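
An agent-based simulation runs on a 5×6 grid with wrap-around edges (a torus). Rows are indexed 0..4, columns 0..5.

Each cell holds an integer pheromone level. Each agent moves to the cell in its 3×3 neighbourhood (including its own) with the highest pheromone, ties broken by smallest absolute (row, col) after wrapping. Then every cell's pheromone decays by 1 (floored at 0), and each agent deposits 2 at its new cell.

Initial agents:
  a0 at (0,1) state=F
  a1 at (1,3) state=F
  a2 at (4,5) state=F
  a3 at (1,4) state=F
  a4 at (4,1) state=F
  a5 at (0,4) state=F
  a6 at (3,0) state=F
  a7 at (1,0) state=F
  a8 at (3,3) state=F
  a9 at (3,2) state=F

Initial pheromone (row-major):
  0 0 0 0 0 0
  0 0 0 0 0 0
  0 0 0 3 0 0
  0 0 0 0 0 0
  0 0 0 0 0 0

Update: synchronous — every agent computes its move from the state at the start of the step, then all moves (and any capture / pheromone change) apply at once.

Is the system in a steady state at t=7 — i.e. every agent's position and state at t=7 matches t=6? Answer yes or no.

yes

t=1: a0@(0,0) a1@(2,3) a2@(0,0) a3@(2,3) a4@(0,0) a5@(0,3) a6@(2,0) a7@(0,0) a8@(2,3) a9@(2,3) | pheromone: 8 0 0 2 0 0 / 0 0 0 0 0 0 / 2 0 0 10 0 0 / 0 0 0 0 0 0 / 0 0 0 0 0 0
t=2: a0@(0,0) a1@(2,3) a2@(0,0) a3@(2,3) a4@(0,0) a5@(0,3) a6@(2,0) a7@(0,0) a8@(2,3) a9@(2,3) | pheromone: 15 0 0 3 0 0 / 0 0 0 0 0 0 / 3 0 0 17 0 0 / 0 0 0 0 0 0 / 0 0 0 0 0 0
t=3: a0@(0,0) a1@(2,3) a2@(0,0) a3@(2,3) a4@(0,0) a5@(0,3) a6@(2,0) a7@(0,0) a8@(2,3) a9@(2,3) | pheromone: 22 0 0 4 0 0 / 0 0 0 0 0 0 / 4 0 0 24 0 0 / 0 0 0 0 0 0 / 0 0 0 0 0 0
t=4: a0@(0,0) a1@(2,3) a2@(0,0) a3@(2,3) a4@(0,0) a5@(0,3) a6@(2,0) a7@(0,0) a8@(2,3) a9@(2,3) | pheromone: 29 0 0 5 0 0 / 0 0 0 0 0 0 / 5 0 0 31 0 0 / 0 0 0 0 0 0 / 0 0 0 0 0 0
t=5: a0@(0,0) a1@(2,3) a2@(0,0) a3@(2,3) a4@(0,0) a5@(0,3) a6@(2,0) a7@(0,0) a8@(2,3) a9@(2,3) | pheromone: 36 0 0 6 0 0 / 0 0 0 0 0 0 / 6 0 0 38 0 0 / 0 0 0 0 0 0 / 0 0 0 0 0 0
t=6: a0@(0,0) a1@(2,3) a2@(0,0) a3@(2,3) a4@(0,0) a5@(0,3) a6@(2,0) a7@(0,0) a8@(2,3) a9@(2,3) | pheromone: 43 0 0 7 0 0 / 0 0 0 0 0 0 / 7 0 0 45 0 0 / 0 0 0 0 0 0 / 0 0 0 0 0 0
t=7: a0@(0,0) a1@(2,3) a2@(0,0) a3@(2,3) a4@(0,0) a5@(0,3) a6@(2,0) a7@(0,0) a8@(2,3) a9@(2,3) | pheromone: 50 0 0 8 0 0 / 0 0 0 0 0 0 / 8 0 0 52 0 0 / 0 0 0 0 0 0 / 0 0 0 0 0 0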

**Exercise objective:**
All lines of the listing that contain the word "Initial" should be copied out.

**Response below:**
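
Initial agents:
Initial pheromone (row-major):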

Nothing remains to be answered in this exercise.